■ TASK DETAILS ■
Set the listing down once more, exactly as given.
──────
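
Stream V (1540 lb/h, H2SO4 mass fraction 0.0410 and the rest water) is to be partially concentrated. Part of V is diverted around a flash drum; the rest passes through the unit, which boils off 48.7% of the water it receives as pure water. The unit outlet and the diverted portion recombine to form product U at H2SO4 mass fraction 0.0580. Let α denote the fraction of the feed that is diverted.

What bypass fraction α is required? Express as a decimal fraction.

0.372

All 1540×0.041 = 63.14 lb/h of H2SO4 reaches U, so U = 63.14/0.058 = 1088.6 lb/h and vapour = 451.38 lb/h.
The evaporator receives (1−α)·1540 of feed at 0.959 water and removes 0.487 of that water:
0.487×0.959×(1−α)×1540 = 451.38
(1−α) = 451.38/719.23 = 0.6276;  α = 0.3724.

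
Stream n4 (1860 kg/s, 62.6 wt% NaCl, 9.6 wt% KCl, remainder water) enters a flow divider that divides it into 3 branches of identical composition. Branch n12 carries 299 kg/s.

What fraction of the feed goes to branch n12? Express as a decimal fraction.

Fraction to n12 = 299/1860 = 0.1608.

0.161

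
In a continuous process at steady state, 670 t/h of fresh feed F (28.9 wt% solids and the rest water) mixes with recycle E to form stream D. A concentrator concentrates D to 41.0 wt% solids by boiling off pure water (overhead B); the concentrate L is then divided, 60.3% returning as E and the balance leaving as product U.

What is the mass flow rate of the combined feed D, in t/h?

1387 t/h

Overall solids balance (none leaves overhead): solids in fresh feed = solids in product, i.e. 670×0.289 = (1−0.603)·L·0.410.
L = 193.63/(0.410×0.397) = 1189.6 t/h.
Recycle E = 0.603×1189.6 = 717.32 t/h.
Combined feed D = 670 + 717.32 = 1387.3 t/h.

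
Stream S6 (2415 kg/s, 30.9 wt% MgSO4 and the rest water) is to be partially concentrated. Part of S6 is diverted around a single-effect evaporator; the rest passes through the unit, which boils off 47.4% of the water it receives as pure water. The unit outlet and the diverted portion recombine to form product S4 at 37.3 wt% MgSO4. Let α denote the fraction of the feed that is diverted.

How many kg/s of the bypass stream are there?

1150 kg/s

All 2415×0.309 = 746.24 kg/s of MgSO4 reaches S4, so S4 = 746.24/0.373 = 2000.6 kg/s and vapour = 414.37 kg/s.
The evaporator receives (1−α)·2415 of feed at 0.691 water and removes 0.474 of that water:
0.474×0.691×(1−α)×2415 = 414.37
(1−α) = 414.37/790.99 = 0.5239;  α = 0.4761.
Bypass flow = 0.4761×2415 = 1149.9 kg/s.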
──────
■ ANSWER TO THIS TASK ■
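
Stream V (1540 lb/h, H2SO4 mass fraction 0.0410 and the rest water) is to be partially concentrated. Part of V is diverted around a flash drum; the rest passes through the unit, which boils off 48.7% of the water it receives as pure water. The unit outlet and the diverted portion recombine to form product U at H2SO4 mass fraction 0.0580. Let α denote the fraction of the feed that is diverted.

What bypass fraction α is required? Express as a decimal fraction.

0.372

All 1540×0.041 = 63.14 lb/h of H2SO4 reaches U, so U = 63.14/0.058 = 1088.6 lb/h and vapour = 451.38 lb/h.
The evaporator receives (1−α)·1540 of feed at 0.959 water and removes 0.487 of that water:
0.487×0.959×(1−α)×1540 = 451.38
(1−α) = 451.38/719.23 = 0.6276;  α = 0.3724.

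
Stream n4 (1860 kg/s, 62.6 wt% NaCl, 9.6 wt% KCl, remainder water) enters a flow divider that divides it into 3 branches of identical composition. Branch n12 carries 299 kg/s.

What fraction of the feed goes to branch n12? Express as a decimal fraction.

Fraction to n12 = 299/1860 = 0.1608.

0.161

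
In a continuous process at steady state, 670 t/h of fresh feed F (28.9 wt% solids and the rest water) mixes with recycle E to form stream D. A concentrator concentrates D to 41.0 wt% solids by boiling off pure water (overhead B); the concentrate L is then divided, 60.3% returning as E and the balance leaving as product U.

What is the mass flow rate of the combined feed D, in t/h?

1387 t/h

Overall solids balance (none leaves overhead): solids in fresh feed = solids in product, i.e. 670×0.289 = (1−0.603)·L·0.410.
L = 193.63/(0.410×0.397) = 1189.6 t/h.
Recycle E = 0.603×1189.6 = 717.32 t/h.
Combined feed D = 670 + 717.32 = 1387.3 t/h.

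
Stream S6 (2415 kg/s, 30.9 wt% MgSO4 and the rest water) is to be partially concentrated. Part of S6 is diverted around a single-effect evaporator; the rest passes through the unit, which boils off 47.4% of the water it receives as pure water. The unit outlet and the diverted portion recombine to form product S4 at 37.3 wt% MgSO4. Let α denote the fraction of the feed that is diverted.

How many kg/s of the bypass stream are there?

1150 kg/s

All 2415×0.309 = 746.24 kg/s of MgSO4 reaches S4, so S4 = 746.24/0.373 = 2000.6 kg/s and vapour = 414.37 kg/s.
The evaporator receives (1−α)·2415 of feed at 0.691 water and removes 0.474 of that water:
0.474×0.691×(1−α)×2415 = 414.37
(1−α) = 414.37/790.99 = 0.5239;  α = 0.4761.
Bypass flow = 0.4761×2415 = 1149.9 kg/s.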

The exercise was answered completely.